- _Task instructions_: Your answer should consist solely of the lines from the first line of the data through the line with "[A] = 0.95 mol/L", each reproduced exactly.

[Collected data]
[Start of section]

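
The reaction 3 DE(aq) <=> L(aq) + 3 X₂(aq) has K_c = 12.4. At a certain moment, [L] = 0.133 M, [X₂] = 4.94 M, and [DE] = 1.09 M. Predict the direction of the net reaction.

Q_c = [L]·[X₂]³ / [DE]³ = (0.133)·(4.94)³ / (1.09)³ = 12.4
Q_c = 12.4 = K_c, so the system is already at equilibrium.

no net change (already at equilibrium)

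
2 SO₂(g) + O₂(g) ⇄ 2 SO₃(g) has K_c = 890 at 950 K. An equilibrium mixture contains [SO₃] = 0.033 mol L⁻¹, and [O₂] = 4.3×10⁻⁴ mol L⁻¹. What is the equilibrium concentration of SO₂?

At equilibrium, K_c = [SO₃]² / ([SO₂]²·[O₂]) = 890.
(0.033)² / (([SO₂])²·(4.3×10⁻⁴)) = 890
[SO₂]² = 0.00285 ⇒ [SO₂] = 0.053 mol L⁻¹

[SO₂] = 0.053 mol L⁻¹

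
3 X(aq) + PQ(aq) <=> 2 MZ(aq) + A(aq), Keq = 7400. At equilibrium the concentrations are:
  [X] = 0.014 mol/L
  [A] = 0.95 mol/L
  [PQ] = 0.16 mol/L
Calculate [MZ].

[MZ] = 0.058 mol/L

At equilibrium, Keq = [MZ]²·[A] / ([X]³·[PQ]) = 7400.
([MZ])²·(0.95) / ((0.014)³·(0.16)) = 7400
[MZ]² = 0.00342 ⇒ [MZ] = 0.058 mol/L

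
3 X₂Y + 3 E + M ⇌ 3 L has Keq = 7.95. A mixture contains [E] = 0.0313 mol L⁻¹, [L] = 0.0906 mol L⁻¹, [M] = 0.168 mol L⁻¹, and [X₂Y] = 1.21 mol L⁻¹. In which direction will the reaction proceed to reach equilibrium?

Q = [L]³ / ([X₂Y]³·[E]³·[M]) = (0.0906)³ / ((1.21)³·(0.0313)³·(0.168)) = 81.5
Q = 81.5 > Keq = 7.95, so the reverse reaction proceeds.

toward reactants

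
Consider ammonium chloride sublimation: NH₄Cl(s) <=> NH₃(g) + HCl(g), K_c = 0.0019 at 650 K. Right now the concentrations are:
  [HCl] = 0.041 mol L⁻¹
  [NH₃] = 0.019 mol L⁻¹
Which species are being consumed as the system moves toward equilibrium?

NH₄Cl (reactants)

(NH₄Cl is a pure solid — omitted from Q_c.)
Q_c = [NH₃]·[HCl] = (0.019)·(0.041) = 7.8×10⁻⁴
Q_c = 7.8×10⁻⁴ < K_c = 0.0019: net forward reaction.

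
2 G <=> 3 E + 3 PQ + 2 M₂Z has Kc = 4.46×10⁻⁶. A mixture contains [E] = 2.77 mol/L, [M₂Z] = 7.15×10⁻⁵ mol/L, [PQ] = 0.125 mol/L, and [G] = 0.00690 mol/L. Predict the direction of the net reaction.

at equilibrium

Qc = [E]³·[PQ]³·[M₂Z]² / [G]² = (2.77)³·(0.125)³·(7.15×10⁻⁵)² / (0.00690)² = 4.46×10⁻⁶
Qc = 4.46×10⁻⁶ = Kc, so the system is already at equilibrium.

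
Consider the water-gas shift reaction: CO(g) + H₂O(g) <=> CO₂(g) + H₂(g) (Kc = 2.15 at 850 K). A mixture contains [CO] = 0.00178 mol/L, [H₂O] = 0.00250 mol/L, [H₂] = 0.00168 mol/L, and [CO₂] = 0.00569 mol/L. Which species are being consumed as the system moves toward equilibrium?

Qc = [CO₂]·[H₂] / ([CO]·[H₂O]) = (0.00569)·(0.00168) / ((0.00178)·(0.00250)) = 2.15
Qc = 2.15 = Kc; the system is at equilibrium.

none (at equilibrium)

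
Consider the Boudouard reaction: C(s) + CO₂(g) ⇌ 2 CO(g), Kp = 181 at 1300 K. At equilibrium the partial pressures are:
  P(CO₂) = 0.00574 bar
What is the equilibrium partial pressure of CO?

(C is a pure solid — omitted from Kp.)
At equilibrium, Kp = P(CO)² / P(CO₂) = 181.
(P(CO))² / (0.00574) = 181
P(CO)² = 1.04 ⇒ P(CO) = 1.02 bar

P(CO) = 1.02 bar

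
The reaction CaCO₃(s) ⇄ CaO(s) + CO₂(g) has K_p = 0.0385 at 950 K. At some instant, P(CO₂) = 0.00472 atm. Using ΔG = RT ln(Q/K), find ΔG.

ΔG = -16.6 kJ/mol

(CaCO₃, CaO are pure solids — omitted from Q_p.)
Q_p = P(CO₂) = 0.00472
ΔG = RT ln(Q_p/K_p) = (8.314 J mol⁻¹ K⁻¹)(950 K) × ln(0.00472/0.0385)
   = (7.898 kJ/mol)(-2.099) = -16.6 kJ/mol
ΔG < 0, so the forward reaction is spontaneous (proceeds forward).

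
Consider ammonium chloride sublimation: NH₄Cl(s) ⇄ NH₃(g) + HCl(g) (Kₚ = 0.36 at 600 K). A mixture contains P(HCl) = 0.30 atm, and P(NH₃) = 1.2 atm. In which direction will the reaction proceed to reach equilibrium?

neither direction; the system is at equilibrium

(NH₄Cl is a pure solid — omitted from Qₚ.)
Qₚ = P(NH₃)·P(HCl) = (1.2)·(0.30) = 0.36
Qₚ = 0.36 = Kₚ, so the system is already at equilibrium.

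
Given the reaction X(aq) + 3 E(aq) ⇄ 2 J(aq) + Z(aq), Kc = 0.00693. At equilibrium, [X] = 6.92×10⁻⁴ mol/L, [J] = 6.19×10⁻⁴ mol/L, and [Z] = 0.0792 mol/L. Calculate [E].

At equilibrium, Kc = [J]²·[Z] / ([X]·[E]³) = 0.00693.
(6.19×10⁻⁴)²·(0.0792) / ((6.92×10⁻⁴)·([E])³) = 0.00693
[E]³ = 0.00633 ⇒ [E] = 0.185 mol/L

[E] = 0.185 mol/L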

[End of section]

- _Your solution_:
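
The reaction 3 DE(aq) <=> L(aq) + 3 X₂(aq) has K_c = 12.4. At a certain moment, [L] = 0.133 M, [X₂] = 4.94 M, and [DE] = 1.09 M. Predict the direction of the net reaction.

Q_c = [L]·[X₂]³ / [DE]³ = (0.133)·(4.94)³ / (1.09)³ = 12.4
Q_c = 12.4 = K_c, so the system is already at equilibrium.

no net change (already at equilibrium)

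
2 SO₂(g) + O₂(g) ⇄ 2 SO₃(g) has K_c = 890 at 950 K. An equilibrium mixture contains [SO₃] = 0.033 mol L⁻¹, and [O₂] = 4.3×10⁻⁴ mol L⁻¹. What is the equilibrium concentration of SO₂?

At equilibrium, K_c = [SO₃]² / ([SO₂]²·[O₂]) = 890.
(0.033)² / (([SO₂])²·(4.3×10⁻⁴)) = 890
[SO₂]² = 0.00285 ⇒ [SO₂] = 0.053 mol L⁻¹

[SO₂] = 0.053 mol L⁻¹

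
3 X(aq) + PQ(aq) <=> 2 MZ(aq) + A(aq), Keq = 7400. At equilibrium the concentrations are:
  [X] = 0.014 mol/L
  [A] = 0.95 mol/L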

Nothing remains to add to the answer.